### TASK TO COMPLETE
Check every line of the data below for the string "unit", and copy the ones that hold it.

Items listed in a dataset:
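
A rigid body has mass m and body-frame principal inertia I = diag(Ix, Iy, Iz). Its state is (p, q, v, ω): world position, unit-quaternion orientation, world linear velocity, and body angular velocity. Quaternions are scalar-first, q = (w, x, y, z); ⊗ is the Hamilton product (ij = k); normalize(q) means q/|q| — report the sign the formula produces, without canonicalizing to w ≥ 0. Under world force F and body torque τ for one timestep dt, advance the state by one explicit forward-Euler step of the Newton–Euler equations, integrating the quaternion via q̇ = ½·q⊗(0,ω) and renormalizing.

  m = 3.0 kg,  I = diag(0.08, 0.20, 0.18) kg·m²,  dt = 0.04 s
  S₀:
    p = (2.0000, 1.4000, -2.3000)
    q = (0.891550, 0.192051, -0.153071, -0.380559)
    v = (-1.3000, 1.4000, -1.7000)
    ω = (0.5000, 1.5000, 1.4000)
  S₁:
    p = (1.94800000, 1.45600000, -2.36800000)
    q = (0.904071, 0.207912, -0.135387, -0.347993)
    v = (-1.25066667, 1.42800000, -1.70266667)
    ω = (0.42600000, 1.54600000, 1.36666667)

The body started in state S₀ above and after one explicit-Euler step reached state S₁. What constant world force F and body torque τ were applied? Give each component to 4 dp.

F = (3.7000, 2.1000, -0.2000)
τ = (-0.1900, 0.1600, -0.0600)

v₁ − v₀ = (0.04933333, 0.02800000, -0.00266667)
applied force F = (3.7000, 2.1000, -0.2000)
Δω = ω₁−ω₀ = (-0.07400000, 0.04600000, -0.03333333)
τ = I·(Δω/dt) + ω₀×(Iω₀) = (-0.1900, 0.1600, -0.0600)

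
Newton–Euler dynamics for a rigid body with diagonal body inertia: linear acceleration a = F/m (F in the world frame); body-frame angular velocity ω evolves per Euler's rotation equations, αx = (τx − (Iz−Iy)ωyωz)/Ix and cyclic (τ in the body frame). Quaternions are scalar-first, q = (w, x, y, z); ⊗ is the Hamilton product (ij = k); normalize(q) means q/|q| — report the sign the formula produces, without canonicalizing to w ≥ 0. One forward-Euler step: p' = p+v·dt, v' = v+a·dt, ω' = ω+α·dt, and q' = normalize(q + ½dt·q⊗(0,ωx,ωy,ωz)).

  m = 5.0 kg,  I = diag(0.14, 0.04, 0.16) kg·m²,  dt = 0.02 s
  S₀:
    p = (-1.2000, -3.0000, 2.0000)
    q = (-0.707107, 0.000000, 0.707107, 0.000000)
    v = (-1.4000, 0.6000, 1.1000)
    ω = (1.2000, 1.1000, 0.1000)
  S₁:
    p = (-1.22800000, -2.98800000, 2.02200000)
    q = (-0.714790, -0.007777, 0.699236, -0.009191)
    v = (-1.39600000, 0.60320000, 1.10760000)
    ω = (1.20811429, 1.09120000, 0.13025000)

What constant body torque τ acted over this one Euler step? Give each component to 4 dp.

τ = (0.0700, -0.0200, 0.1100)

rate change Δω = (0.00811429, -0.00880000, 0.03025000)
I·α + gyro = (0.0700, -0.0200, 0.1100)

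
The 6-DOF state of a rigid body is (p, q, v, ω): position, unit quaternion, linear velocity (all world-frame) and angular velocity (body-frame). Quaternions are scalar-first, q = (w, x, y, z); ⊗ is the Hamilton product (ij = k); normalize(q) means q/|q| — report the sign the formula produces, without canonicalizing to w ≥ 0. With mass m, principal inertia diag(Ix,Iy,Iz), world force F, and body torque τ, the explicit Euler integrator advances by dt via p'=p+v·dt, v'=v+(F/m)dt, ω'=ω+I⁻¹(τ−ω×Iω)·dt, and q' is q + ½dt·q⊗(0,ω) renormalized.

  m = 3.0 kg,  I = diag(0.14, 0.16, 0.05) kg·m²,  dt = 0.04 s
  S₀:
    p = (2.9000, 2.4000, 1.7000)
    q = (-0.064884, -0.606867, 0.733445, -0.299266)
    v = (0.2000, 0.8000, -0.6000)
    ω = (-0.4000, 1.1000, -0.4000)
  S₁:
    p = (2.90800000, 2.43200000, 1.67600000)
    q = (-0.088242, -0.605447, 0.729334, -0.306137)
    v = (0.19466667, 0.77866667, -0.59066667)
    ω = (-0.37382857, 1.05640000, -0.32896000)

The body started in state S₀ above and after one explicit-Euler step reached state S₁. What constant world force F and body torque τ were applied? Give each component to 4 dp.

rate change Δω = (0.02617143, -0.04360000, 0.07104000)
gyro term ω₀×Iω₀ = (0.0484, 0.0144, -0.0088)
I·α + gyro = (0.1400, -0.1600, 0.0800)
velocity change Δv = (-0.00533333, -0.02133333, 0.00933333)
applied force F = (-0.4000, -1.6000, 0.7000)

F = (-0.4000, -1.6000, 0.7000)
τ = (0.1400, -0.1600, 0.0800)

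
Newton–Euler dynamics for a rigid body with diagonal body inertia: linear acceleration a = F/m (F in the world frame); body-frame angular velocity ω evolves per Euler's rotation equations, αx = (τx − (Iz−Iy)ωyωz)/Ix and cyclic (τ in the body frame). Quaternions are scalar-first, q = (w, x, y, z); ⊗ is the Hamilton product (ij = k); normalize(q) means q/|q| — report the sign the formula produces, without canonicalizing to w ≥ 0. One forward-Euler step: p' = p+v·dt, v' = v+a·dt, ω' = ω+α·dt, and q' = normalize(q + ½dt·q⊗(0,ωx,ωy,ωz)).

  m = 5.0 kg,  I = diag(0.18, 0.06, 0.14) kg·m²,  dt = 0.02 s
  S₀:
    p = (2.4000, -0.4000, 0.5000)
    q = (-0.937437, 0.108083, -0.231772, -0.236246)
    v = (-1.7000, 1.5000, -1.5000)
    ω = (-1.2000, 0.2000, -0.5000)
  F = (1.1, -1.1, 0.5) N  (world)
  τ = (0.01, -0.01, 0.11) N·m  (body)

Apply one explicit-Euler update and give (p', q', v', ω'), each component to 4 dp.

p' = (2.3660, -0.3700, 0.4700)
q' = (-0.9368, 0.1210, -0.2303, -0.2341)
v' = (-1.6956, 1.4956, -1.4980)
ω' = (-1.1980, 0.1887, -0.4884)

angular accel α = (0.1000, -0.5667, 0.5800)
ω + α·dt = (-1.1980, 0.1887, -0.4884)
2q̇ = q⊗(0,ω) = (0.0579310, 1.2880596, 0.1500493, 0.2122087)
q + ½dt·q⊗(0,ω), renormalized = (-0.9368, 0.1210, -0.2303, -0.2341)
a = F/m = (0.2200, -0.2200, 0.1000)
new position p' = (2.3660, -0.3700, 0.4700)
v + (F/m)dt = (-1.6956, 1.4956, -1.4980)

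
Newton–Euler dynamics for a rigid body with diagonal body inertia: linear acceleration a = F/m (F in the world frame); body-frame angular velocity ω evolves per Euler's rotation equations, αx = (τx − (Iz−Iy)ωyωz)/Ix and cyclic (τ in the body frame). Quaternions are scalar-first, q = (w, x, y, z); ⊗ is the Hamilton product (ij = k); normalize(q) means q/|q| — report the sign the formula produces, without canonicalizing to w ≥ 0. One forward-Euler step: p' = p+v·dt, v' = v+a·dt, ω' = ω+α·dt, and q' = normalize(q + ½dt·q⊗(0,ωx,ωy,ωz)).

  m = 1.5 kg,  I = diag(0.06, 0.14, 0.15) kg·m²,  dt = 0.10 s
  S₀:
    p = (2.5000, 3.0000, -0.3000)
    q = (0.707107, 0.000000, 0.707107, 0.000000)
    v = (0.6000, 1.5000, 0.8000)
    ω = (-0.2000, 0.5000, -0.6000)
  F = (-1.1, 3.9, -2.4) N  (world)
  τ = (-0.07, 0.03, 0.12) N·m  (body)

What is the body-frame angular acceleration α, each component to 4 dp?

gyro term ω×Iω = (-0.0030, -0.0108, -0.0080)
α = I⁻¹(τ − ω×Iω) = (-1.1167, 0.2914, 0.8533)

α = (-1.1167, 0.2914, 0.8533)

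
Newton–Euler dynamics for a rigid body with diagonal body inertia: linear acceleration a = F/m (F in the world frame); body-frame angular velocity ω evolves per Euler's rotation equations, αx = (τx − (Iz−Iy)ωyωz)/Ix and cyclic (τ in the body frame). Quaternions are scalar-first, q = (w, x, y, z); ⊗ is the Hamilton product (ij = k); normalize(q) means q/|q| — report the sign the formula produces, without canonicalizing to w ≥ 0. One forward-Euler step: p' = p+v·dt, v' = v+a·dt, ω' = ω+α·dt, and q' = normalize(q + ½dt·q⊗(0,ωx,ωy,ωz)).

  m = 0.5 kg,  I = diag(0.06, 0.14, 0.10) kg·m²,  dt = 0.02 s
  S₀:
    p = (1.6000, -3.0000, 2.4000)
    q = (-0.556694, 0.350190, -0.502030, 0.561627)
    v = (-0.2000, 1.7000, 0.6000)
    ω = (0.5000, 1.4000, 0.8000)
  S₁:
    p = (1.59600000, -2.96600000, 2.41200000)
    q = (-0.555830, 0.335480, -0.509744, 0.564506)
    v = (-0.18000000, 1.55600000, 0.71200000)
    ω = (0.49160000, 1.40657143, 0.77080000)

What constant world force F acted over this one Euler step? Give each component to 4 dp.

F = (0.5000, -3.6000, 2.8000)

v₁ − v₀ = (0.02000000, -0.14400000, 0.11200000)
F = m·Δv/dt = (0.5000, -3.6000, 2.8000)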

### WRITTEN SOLUTION
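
A rigid body has mass m and body-frame principal inertia I = diag(Ix, Iy, Iz). Its state is (p, q, v, ω): world position, unit-quaternion orientation, world linear velocity, and body angular velocity. Quaternions are scalar-first, q = (w, x, y, z); ⊗ is the Hamilton product (ij = k); normalize(q) means q/|q| — report the sign the formula produces, without canonicalizing to w ≥ 0. Under world force F and body torque τ for one timestep dt, advance the state by one explicit forward-Euler step of the Newton–Euler equations, integrating the quaternion via q̇ = ½·q⊗(0,ω) and renormalizing.
The 6-DOF state of a rigid body is (p, q, v, ω): position, unit quaternion, linear velocity (all world-frame) and angular velocity (body-frame). Quaternions are scalar-first, q = (w, x, y, z); ⊗ is the Hamilton product (ij = k); normalize(q) means q/|q| — report the sign the formula produces, without canonicalizing to w ≥ 0. With mass m, principal inertia diag(Ix,Iy,Iz), world force F, and body torque τ, the explicit Euler integrator advances by dt via p'=p+v·dt, v'=v+(F/m)dt, ω'=ω+I⁻¹(τ−ω×Iω)·dt, and q' is q + ½dt·q⊗(0,ω) renormalized.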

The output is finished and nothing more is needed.